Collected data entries

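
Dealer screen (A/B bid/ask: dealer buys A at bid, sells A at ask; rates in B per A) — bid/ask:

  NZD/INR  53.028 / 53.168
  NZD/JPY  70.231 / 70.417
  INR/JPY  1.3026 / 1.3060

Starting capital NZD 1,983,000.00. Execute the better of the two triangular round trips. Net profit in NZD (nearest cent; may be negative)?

Best loop NZD → JPY → INR → NZD:
NZD 1,983,000.00 × 70.231 (sell NZD at bid) = JPY 139,268,073
JPY 139,268,073 ÷ 1.3060 (buy INR at ask) = INR 106,637,115.62
INR 106,637,115.62 ÷ 53.168 (buy NZD at ask) = NZD 2,005,663.47

Net profit: NZD 22,663.47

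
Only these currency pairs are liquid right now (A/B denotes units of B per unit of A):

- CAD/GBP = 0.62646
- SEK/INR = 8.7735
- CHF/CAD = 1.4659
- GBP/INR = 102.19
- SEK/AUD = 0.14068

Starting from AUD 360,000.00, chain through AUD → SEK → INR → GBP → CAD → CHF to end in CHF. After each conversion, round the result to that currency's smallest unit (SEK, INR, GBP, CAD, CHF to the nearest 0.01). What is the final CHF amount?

CHF 239,241.73

AUD 360,000.00 ÷ 0.14068 = SEK 2,558,999.15
SEK 2,558,999.15 × 8.7735 = INR 22,451,379.04
INR 22,451,379.04 ÷ 102.19 = GBP 219,702.31
GBP 219,702.31 ÷ 0.62646 = CAD 350,704.45
CAD 350,704.45 ÷ 1.4659 = CHF 239,241.73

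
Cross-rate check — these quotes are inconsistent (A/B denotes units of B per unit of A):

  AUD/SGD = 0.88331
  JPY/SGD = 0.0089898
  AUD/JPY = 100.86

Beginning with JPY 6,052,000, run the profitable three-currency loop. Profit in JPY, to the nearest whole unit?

Profitable loop is JPY → SGD → AUD → JPY:
JPY 6,052,000 × 0.0089898 = SGD 54,406.27
SGD 54,406.27 ÷ 0.88331 = AUD 61,593.63
AUD 61,593.63 × 100.86 = JPY 6,212,334
Profit = JPY 6,212,334 − JPY 6,052,000

Profit: JPY 160,334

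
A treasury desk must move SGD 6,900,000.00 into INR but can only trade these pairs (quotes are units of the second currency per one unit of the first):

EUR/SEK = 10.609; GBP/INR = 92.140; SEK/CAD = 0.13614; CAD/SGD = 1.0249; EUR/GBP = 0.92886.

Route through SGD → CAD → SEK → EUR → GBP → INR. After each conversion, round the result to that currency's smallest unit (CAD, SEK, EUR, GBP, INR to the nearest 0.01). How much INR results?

SGD 6,900,000.00 ÷ 1.0249 = CAD 6,732,364.13
CAD 6,732,364.13 ÷ 0.13614 = SEK 49,451,771.19
SEK 49,451,771.19 ÷ 10.609 = EUR 4,661,303.72
EUR 4,661,303.72 × 0.92886 = GBP 4,329,698.57
GBP 4,329,698.57 × 92.140 = INR 398,938,426.24

INR 398,938,426.24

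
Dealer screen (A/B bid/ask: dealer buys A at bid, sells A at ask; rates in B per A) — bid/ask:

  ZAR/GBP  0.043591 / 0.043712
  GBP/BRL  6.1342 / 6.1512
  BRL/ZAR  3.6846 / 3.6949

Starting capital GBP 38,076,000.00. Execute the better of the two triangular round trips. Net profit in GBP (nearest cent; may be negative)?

Net profit: GBP 249,524.19

Best loop GBP → ZAR → BRL → GBP:
GBP 38,076,000.00 ÷ 0.043712 (buy ZAR at ask) = ZAR 871,065,153.73
ZAR 871,065,153.73 ÷ 3.6949 (buy BRL at ask) = BRL 235,747,964.42
BRL 235,747,964.42 ÷ 6.1512 (buy GBP at ask) = GBP 38,325,524.19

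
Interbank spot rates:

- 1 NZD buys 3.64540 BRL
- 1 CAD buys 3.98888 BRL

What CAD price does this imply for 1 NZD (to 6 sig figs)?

NZD/CAD = 0.913891

1 NZD × 3.64540 = 3.6454 BRL
3.6454 BRL ÷ 3.98888 = 0.913891 CAD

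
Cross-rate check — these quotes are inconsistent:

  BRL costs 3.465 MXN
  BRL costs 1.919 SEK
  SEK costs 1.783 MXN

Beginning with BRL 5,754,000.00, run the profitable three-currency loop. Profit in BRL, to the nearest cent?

Profit: BRL 73,023.62

Profitable loop is BRL → MXN → SEK → BRL:
BRL 5,754,000.00 × 3.465 = MXN 19,937,610.00
MXN 19,937,610.00 ÷ 1.783 = SEK 11,182,058.33
SEK 11,182,058.33 ÷ 1.919 = BRL 5,827,023.62
Profit = BRL 5,827,023.62 − BRL 5,754,000.00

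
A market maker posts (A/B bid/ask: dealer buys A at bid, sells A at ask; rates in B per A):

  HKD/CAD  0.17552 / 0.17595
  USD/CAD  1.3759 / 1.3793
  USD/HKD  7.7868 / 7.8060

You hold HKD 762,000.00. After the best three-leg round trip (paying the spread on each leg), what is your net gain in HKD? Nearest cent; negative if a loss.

Net profit: HKD 1,350.55

Best loop HKD → USD → CAD → HKD:
HKD 762,000.00 ÷ 7.8060 (buy USD at ask) = USD 97,617.22
USD 97,617.22 × 1.3759 (sell USD at bid) = CAD 134,311.53
CAD 134,311.53 ÷ 0.17595 (buy HKD at ask) = HKD 763,350.55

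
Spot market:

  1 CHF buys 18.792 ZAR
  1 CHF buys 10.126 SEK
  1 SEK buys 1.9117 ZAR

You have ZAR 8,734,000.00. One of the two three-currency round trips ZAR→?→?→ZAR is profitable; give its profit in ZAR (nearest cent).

Profit: ZAR 263,002.62

Profitable loop is ZAR → CHF → SEK → ZAR:
ZAR 8,734,000.00 ÷ 18.792 = CHF 464,772.24
CHF 464,772.24 × 10.126 = SEK 4,706,283.74
SEK 4,706,283.74 × 1.9117 = ZAR 8,997,002.62
Profit = ZAR 8,997,002.62 − ZAR 8,734,000.00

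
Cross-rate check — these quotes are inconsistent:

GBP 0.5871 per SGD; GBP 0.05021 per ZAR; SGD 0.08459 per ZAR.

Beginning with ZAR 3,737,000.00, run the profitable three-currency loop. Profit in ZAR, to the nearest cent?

Profit: ZAR 41,176.25

Profitable loop is ZAR → GBP → SGD → ZAR:
ZAR 3,737,000.00 × 0.05021 = GBP 187,634.77
GBP 187,634.77 ÷ 0.5871 = SGD 319,595.93
SGD 319,595.93 ÷ 0.08459 = ZAR 3,778,176.25
Profit = ZAR 3,778,176.25 − ZAR 3,737,000.00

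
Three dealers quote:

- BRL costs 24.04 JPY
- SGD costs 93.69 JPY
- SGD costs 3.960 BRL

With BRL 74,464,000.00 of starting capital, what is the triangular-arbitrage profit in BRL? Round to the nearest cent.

Profit: BRL 1,198,863.25

Profitable loop is BRL → JPY → SGD → BRL:
BRL 74,464,000.00 × 24.04 = JPY 1,790,114,560
JPY 1,790,114,560 ÷ 93.69 = SGD 19,106,783.65
SGD 19,106,783.65 × 3.960 = BRL 75,662,863.25
Profit = BRL 75,662,863.25 − BRL 74,464,000.00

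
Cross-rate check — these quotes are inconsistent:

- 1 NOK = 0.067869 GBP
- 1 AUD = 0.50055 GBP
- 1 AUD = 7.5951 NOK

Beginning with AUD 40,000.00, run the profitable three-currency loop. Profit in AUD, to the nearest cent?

Profit: AUD 1,192.44

Profitable loop is AUD → NOK → GBP → AUD:
AUD 40,000.00 × 7.5951 = NOK 303,804.00
NOK 303,804.00 × 0.067869 = GBP 20,618.87
GBP 20,618.87 ÷ 0.50055 = AUD 41,192.44
Profit = AUD 41,192.44 − AUD 40,000.00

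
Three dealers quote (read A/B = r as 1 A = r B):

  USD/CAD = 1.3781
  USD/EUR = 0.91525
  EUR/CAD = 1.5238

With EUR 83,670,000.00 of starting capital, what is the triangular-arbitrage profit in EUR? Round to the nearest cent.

Profit: EUR 1,005,299.82

Profitable loop is EUR → CAD → USD → EUR:
EUR 83,670,000.00 × 1.5238 = CAD 127,496,346.00
CAD 127,496,346.00 ÷ 1.3781 = USD 92,516,033.67
USD 92,516,033.67 × 0.91525 = EUR 84,675,299.82
Profit = EUR 84,675,299.82 − EUR 83,670,000.00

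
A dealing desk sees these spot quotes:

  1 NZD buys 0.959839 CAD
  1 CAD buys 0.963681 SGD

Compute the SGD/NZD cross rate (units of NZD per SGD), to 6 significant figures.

1 SGD ÷ 0.963681 = 1.03769 CAD
1.03769 CAD ÷ 0.959839 = 1.08111 NZD

SGD/NZD = 1.08111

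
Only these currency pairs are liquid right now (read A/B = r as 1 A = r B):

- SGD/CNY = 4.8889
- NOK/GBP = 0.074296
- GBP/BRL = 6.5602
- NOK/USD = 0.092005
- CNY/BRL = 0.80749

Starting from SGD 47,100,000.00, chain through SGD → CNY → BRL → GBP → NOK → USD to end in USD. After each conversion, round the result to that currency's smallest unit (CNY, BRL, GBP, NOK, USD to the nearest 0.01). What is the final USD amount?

USD 35,099,273.81

SGD 47,100,000.00 × 4.8889 = CNY 230,267,190.00
CNY 230,267,190.00 × 0.80749 = BRL 185,938,453.25
BRL 185,938,453.25 ÷ 6.5602 = GBP 28,343,412.28
GBP 28,343,412.28 ÷ 0.074296 = NOK 381,493,112.42
NOK 381,493,112.42 × 0.092005 = USD 35,099,273.81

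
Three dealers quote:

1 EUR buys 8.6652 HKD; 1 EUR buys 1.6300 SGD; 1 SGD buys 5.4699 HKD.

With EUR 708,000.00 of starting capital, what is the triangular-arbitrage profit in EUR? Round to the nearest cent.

Profit: EUR 20,486.75

Profitable loop is EUR → SGD → HKD → EUR:
EUR 708,000.00 × 1.6300 = SGD 1,154,040.00
SGD 1,154,040.00 × 5.4699 = HKD 6,312,483.40
HKD 6,312,483.40 ÷ 8.6652 = EUR 728,486.75
Profit = EUR 728,486.75 − EUR 708,000.00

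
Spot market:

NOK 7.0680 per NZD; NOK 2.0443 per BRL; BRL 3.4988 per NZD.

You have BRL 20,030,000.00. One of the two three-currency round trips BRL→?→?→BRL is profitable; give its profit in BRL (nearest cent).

Profitable loop is BRL → NOK → NZD → BRL:
BRL 20,030,000.00 × 2.0443 = NOK 40,947,329.00
NOK 40,947,329.00 ÷ 7.0680 = NZD 5,793,340.27
NZD 5,793,340.27 × 3.4988 = BRL 20,269,738.92
Profit = BRL 20,269,738.92 − BRL 20,030,000.00

Profit: BRL 239,738.92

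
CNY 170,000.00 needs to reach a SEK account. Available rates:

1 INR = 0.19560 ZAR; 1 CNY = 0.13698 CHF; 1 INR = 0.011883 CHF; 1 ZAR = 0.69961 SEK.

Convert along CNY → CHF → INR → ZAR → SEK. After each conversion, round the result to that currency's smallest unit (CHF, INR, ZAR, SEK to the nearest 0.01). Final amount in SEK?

CNY 170,000.00 × 0.13698 = CHF 23,286.60
CHF 23,286.60 ÷ 0.011883 = INR 1,959,656.65
INR 1,959,656.65 × 0.19560 = ZAR 383,308.84
ZAR 383,308.84 × 0.69961 = SEK 268,166.70

SEK 268,166.70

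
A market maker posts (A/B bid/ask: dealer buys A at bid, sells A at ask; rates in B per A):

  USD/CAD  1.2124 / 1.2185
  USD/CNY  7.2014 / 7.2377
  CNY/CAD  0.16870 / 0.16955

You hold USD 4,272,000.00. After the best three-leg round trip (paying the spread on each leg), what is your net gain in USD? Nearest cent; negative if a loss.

Best loop USD → CNY → CAD → USD:
USD 4,272,000.00 × 7.2014 (sell USD at bid) = CNY 30,764,380.80
CNY 30,764,380.80 × 0.16870 (sell CNY at bid) = CAD 5,189,951.04
CAD 5,189,951.04 ÷ 1.2185 (buy USD at ask) = USD 4,259,295.07

Net result: USD -12,704.93 (no profitable arbitrage after spreads)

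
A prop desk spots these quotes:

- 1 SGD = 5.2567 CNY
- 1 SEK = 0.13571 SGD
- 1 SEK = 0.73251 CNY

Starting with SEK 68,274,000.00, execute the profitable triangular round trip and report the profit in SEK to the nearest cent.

Profit: SEK 1,830,171.75

Profitable loop is SEK → CNY → SGD → SEK:
SEK 68,274,000.00 × 0.73251 = CNY 50,011,387.74
CNY 50,011,387.74 ÷ 5.2567 = SGD 9,513,837.15
SGD 9,513,837.15 ÷ 0.13571 = SEK 70,104,171.75
Profit = SEK 70,104,171.75 − SEK 68,274,000.00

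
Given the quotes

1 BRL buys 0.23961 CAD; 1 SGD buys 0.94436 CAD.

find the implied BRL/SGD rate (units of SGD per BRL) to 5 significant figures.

1 BRL × 0.23961 = 0.23961 CAD
0.23961 CAD ÷ 0.94436 = 0.253727 SGD

BRL/SGD = 0.25373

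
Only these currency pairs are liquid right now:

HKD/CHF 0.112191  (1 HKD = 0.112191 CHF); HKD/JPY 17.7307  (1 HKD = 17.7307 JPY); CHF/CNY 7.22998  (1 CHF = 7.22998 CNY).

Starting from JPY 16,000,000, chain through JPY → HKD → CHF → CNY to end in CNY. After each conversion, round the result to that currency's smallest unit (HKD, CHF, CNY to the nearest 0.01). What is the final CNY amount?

CNY 731,963.18

JPY 16,000,000 ÷ 17.7307 = HKD 902,389.64
HKD 902,389.64 × 0.112191 = CHF 101,240.00
CHF 101,240.00 × 7.22998 = CNY 731,963.18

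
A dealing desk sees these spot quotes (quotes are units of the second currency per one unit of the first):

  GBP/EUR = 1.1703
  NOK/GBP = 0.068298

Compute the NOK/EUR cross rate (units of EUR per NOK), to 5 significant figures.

NOK/EUR = 0.079929

1 NOK × 0.068298 = 0.068298 GBP
0.068298 GBP × 1.1703 = 0.0799291 EUR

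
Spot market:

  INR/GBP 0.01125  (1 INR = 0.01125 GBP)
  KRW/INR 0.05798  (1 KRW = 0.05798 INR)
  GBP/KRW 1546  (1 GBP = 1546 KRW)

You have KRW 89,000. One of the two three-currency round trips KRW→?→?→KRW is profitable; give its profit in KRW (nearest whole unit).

Profitable loop is KRW → INR → GBP → KRW:
KRW 89,000 × 0.05798 = INR 5,160.22
INR 5,160.22 × 0.01125 = GBP 58.05
GBP 58.05 × 1546 = KRW 89,749
Profit = KRW 89,749 − KRW 89,000

Profit: KRW 749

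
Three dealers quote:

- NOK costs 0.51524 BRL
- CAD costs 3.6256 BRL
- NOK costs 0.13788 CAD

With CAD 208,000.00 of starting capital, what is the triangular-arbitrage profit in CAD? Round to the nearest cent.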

Instructions for the task:
Could you please copy the lines above exactly, beginning at the first and ending at the line that contains "1.3026 / 1.3060"?

Answer space:
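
Dealer screen (A/B bid/ask: dealer buys A at bid, sells A at ask; rates in B per A) — bid/ask:

  NZD/INR  53.028 / 53.168
  NZD/JPY  70.231 / 70.417
  INR/JPY  1.3026 / 1.3060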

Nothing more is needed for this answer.